══ Records supplied ══
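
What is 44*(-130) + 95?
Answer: -5625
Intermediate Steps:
44*(-130) + 95 = -5720 + 95 = -5625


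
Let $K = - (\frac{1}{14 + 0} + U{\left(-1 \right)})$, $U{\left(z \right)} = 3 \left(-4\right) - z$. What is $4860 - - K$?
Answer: $\frac{68193}{14} \approx 4870.9$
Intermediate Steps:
$U{\left(z \right)} = -12 - z$
$K = \frac{153}{14}$ ($K = - (\frac{1}{14 + 0} - 11) = - (\frac{1}{14} + \left(-12 + 1\right)) = - (\frac{1}{14} - 11) = \left(-1\right) \left(- \frac{153}{14}\right) = \frac{153}{14} \approx 10.929$)
$4860 - - K = 4860 - \left(-1\right) \frac{153}{14} = 4860 - - \frac{153}{14} = 4860 + \frac{153}{14} = \frac{68193}{14}$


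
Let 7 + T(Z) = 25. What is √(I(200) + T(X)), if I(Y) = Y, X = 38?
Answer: √218 ≈ 14.765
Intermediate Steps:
T(Z) = 18 (T(Z) = -7 + 25 = 18)
√(I(200) + T(X)) = √(200 + 18) = √218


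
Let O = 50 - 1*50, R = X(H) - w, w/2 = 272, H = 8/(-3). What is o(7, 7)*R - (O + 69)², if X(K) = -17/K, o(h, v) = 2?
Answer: -23345/4 ≈ -5836.3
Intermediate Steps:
H = -8/3 (H = 8*(-⅓) = -8/3 ≈ -2.6667)
w = 544 (w = 2*272 = 544)
R = -4301/8 (R = -17/(-8/3) - 1*544 = -17*(-3/8) - 544 = 51/8 - 544 = -4301/8 ≈ -537.63)
O = 0 (O = 50 - 50 = 0)
o(7, 7)*R - (O + 69)² = 2*(-4301/8) - (0 + 69)² = -4301/4 - 1*69² = -4301/4 - 1*4761 = -4301/4 - 4761 = -23345/4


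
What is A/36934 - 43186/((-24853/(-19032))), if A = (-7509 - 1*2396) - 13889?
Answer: -15178617561725/458960351 ≈ -33072.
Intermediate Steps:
A = -23794 (A = (-7509 - 2396) - 13889 = -9905 - 13889 = -23794)
A/36934 - 43186/((-24853/(-19032))) = -23794/36934 - 43186/((-24853/(-19032))) = -23794*1/36934 - 43186/((-24853*(-1/19032))) = -11897/18467 - 43186/24853/19032 = -11897/18467 - 43186*19032/24853 = -11897/18467 - 821915952/24853 = -15178617561725/458960351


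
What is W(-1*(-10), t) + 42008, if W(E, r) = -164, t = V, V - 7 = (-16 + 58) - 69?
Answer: 41844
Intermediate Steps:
V = -20 (V = 7 + ((-16 + 58) - 69) = 7 + (42 - 69) = 7 - 27 = -20)
t = -20
W(-1*(-10), t) + 42008 = -164 + 42008 = 41844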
═══
_Task to carry out_
Copy exactly the lines that run from the first line of the data to the line containing "Answer: -23345/4 ≈ -5836.3", please, with both ends included and nothing else.

_Task answer_
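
What is 44*(-130) + 95?
Answer: -5625
Intermediate Steps:
44*(-130) + 95 = -5720 + 95 = -5625


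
Let $K = - (\frac{1}{14 + 0} + U{\left(-1 \right)})$, $U{\left(z \right)} = 3 \left(-4\right) - z$. What is $4860 - - K$?
Answer: $\frac{68193}{14} \approx 4870.9$
Intermediate Steps:
$U{\left(z \right)} = -12 - z$
$K = \frac{153}{14}$ ($K = - (\frac{1}{14 + 0} - 11) = - (\frac{1}{14} + \left(-12 + 1\right)) = - (\frac{1}{14} - 11) = \left(-1\right) \left(- \frac{153}{14}\right) = \frac{153}{14} \approx 10.929$)
$4860 - - K = 4860 - \left(-1\right) \frac{153}{14} = 4860 - - \frac{153}{14} = 4860 + \frac{153}{14} = \frac{68193}{14}$


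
Let 7 + T(Z) = 25. What is √(I(200) + T(X)), if I(Y) = Y, X = 38?
Answer: √218 ≈ 14.765
Intermediate Steps:
T(Z) = 18 (T(Z) = -7 + 25 = 18)
√(I(200) + T(X)) = √(200 + 18) = √218


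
Let O = 50 - 1*50, R = X(H) - w, w/2 = 272, H = 8/(-3). What is o(7, 7)*R - (O + 69)², if X(K) = -17/K, o(h, v) = 2?
Answer: -23345/4 ≈ -5836.3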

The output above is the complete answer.